Data section:
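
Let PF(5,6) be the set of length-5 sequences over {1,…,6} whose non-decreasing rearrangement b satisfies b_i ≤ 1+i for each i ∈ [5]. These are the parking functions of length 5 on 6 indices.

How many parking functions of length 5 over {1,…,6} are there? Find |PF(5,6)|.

4802

|PF| = 2·7^4 = 2×2401 = 4802 [KW]
Example (5,2,1,1,6) → sorted (1,1,2,5,6): b_i ≤ 1+i ∀i, a PF.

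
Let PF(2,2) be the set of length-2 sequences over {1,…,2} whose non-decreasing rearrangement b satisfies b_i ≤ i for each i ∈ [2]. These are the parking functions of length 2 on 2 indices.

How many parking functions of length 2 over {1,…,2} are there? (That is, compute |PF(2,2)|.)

|PF| = (2+1−2)·(2+1)^{2−1} = 1×3 = 3 (Pollak)
Example (1,1) → sorted (1,1): b_i ≤ i ∀i, a PF.

3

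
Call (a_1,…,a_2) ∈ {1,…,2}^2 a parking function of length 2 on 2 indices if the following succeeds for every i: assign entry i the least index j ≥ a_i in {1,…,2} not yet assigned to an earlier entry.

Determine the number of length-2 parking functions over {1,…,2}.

Count = (3−2)·3^(2−1) = 1·3 = 3 (Konheim–Weiss)
Example (1,2) → sorted (1,2): b_i ≤ i ∀i, a PF.

3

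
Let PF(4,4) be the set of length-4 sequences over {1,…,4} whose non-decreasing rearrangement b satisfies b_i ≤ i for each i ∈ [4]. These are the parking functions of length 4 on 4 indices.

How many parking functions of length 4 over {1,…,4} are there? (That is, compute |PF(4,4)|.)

#PF = (5−4)·5^(4−1) = 1 · 125 = 125 [KW]
Example (1,1,3,3) → sorted (1,1,3,3): b_i ≤ i ∀i, a PF.

125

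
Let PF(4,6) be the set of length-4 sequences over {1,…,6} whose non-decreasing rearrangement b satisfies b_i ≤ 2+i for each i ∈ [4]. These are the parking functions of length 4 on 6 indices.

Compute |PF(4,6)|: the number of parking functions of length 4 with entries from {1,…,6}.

1029

Count = (6−4+1)·(6+1)^(4−1) = 3×343 = 1029 (Konheim–Weiss)
E.g. (5,4,2,4) → sorted (2,4,4,5): b_i ≤ 2+i ∀i, a PF.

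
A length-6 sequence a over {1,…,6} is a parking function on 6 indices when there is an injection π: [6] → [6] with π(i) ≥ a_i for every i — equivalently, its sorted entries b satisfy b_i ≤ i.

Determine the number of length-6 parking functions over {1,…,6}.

|PF(6,6)| = (6−6+1)·(6+1)^(6−1) = 1 · 16807 = 16807 (Pollak)
Example (5,3,3,1,3,2) → sorted (1,2,3,3,3,5): b_i ≤ i ∀i, a PF.

16807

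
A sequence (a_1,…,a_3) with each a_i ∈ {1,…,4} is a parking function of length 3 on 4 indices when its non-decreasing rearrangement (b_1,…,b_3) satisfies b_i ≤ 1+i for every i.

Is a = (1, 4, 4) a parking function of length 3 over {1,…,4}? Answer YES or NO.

Order a: b = (1, 4, 4).
  b_1=1 ≤ 2
  b_2=4 > 3
  fails at i=2 ⇒ NO

NO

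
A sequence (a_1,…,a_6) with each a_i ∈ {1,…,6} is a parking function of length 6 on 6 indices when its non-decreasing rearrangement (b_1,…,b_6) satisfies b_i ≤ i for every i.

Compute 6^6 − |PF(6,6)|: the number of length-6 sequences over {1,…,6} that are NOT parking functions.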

About this task:
Would you please give all of the records again exactly as they stand?

The answer:
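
Let PF(5,6) be the set of length-5 sequences over {1,…,6} whose non-decreasing rearrangement b satisfies b_i ≤ 1+i for each i ∈ [5]. These are the parking functions of length 5 on 6 indices.

How many parking functions of length 5 over {1,…,6} are there? Find |PF(5,6)|.

4802

|PF| = 2·7^4 = 2×2401 = 4802 [KW]
Example (5,2,1,1,6) → sorted (1,1,2,5,6): b_i ≤ 1+i ∀i, a PF.

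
Let PF(2,2) be the set of length-2 sequences over {1,…,2} whose non-decreasing rearrangement b satisfies b_i ≤ i for each i ∈ [2]. These are the parking functions of length 2 on 2 indices.

How many parking functions of length 2 over {1,…,2} are there? (That is, compute |PF(2,2)|.)

|PF| = (2+1−2)·(2+1)^{2−1} = 1×3 = 3 (Pollak)
Example (1,1) → sorted (1,1): b_i ≤ i ∀i, a PF.

3

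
Call (a_1,…,a_2) ∈ {1,…,2}^2 a parking function of length 2 on 2 indices if the following succeeds for every i: assign entry i the least index j ≥ a_i in {1,…,2} not yet assigned to an earlier entry.

Determine the number of length-2 parking functions over {1,…,2}.

Count = (3−2)·3^(2−1) = 1·3 = 3 (Konheim–Weiss)
Example (1,2) → sorted (1,2): b_i ≤ i ∀i, a PF.

3

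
Let PF(4,4) be the set of length-4 sequences over {1,…,4} whose non-decreasing rearrangement b satisfies b_i ≤ i for each i ∈ [4]. These are the parking functions of length 4 on 4 indices.

How many parking functions of length 4 over {1,…,4} are there? (That is, compute |PF(4,4)|.)

#PF = (5−4)·5^(4−1) = 1 · 125 = 125 [KW]
Example (1,1,3,3) → sorted (1,1,3,3): b_i ≤ i ∀i, a PF.

125

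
Let PF(4,6) be the set of length-4 sequences over {1,…,6} whose non-decreasing rearrangement b satisfies b_i ≤ 2+i for each i ∈ [4]. These are the parking functions of length 4 on 6 indices.

Compute |PF(4,6)|: the number of parking functions of length 4 with entries from {1,…,6}.

1029

Count = (6−4+1)·(6+1)^(4−1) = 3×343 = 1029 (Konheim–Weiss)
E.g. (5,4,2,4) → sorted (2,4,4,5): b_i ≤ 2+i ∀i, a PF.

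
A length-6 sequence a over {1,…,6} is a parking function on 6 indices when there is an injection π: [6] → [6] with π(i) ≥ a_i for every i — equivalently, its sorted entries b satisfy b_i ≤ i.

Determine the number of length-6 parking functions over {1,…,6}.

|PF(6,6)| = (6−6+1)·(6+1)^(6−1) = 1 · 16807 = 16807 (Pollak)
Example (5,3,3,1,3,2) → sorted (1,2,3,3,3,5): b_i ≤ i ∀i, a PF.

16807

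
A sequence (a_1,…,a_3) with each a_i ∈ {1,…,4} is a parking function of length 3 on 4 indices when its non-decreasing rearrangement (b_1,…,b_3) satisfies b_i ≤ 1+i for every i.

Is a = (1, 4, 4) a parking function of length 3 over {1,…,4}? Answer YES or NO.

Order a: b = (1, 4, 4).
  b_1=1 ≤ 2
  b_2=4 > 3
  fails at i=2 ⇒ NO

NO

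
A sequence (a_1,…,a_6) with each a_i ∈ {1,…,6} is a parking function of length 6 on 6 indices when its non-decreasing rearrangement (b_1,…,b_6) satisfies b_i ≤ i for every i.

Compute 6^6 − |PF(6,6)|: the number of length-6 sequences over {1,…,6} that are NOT parking functions.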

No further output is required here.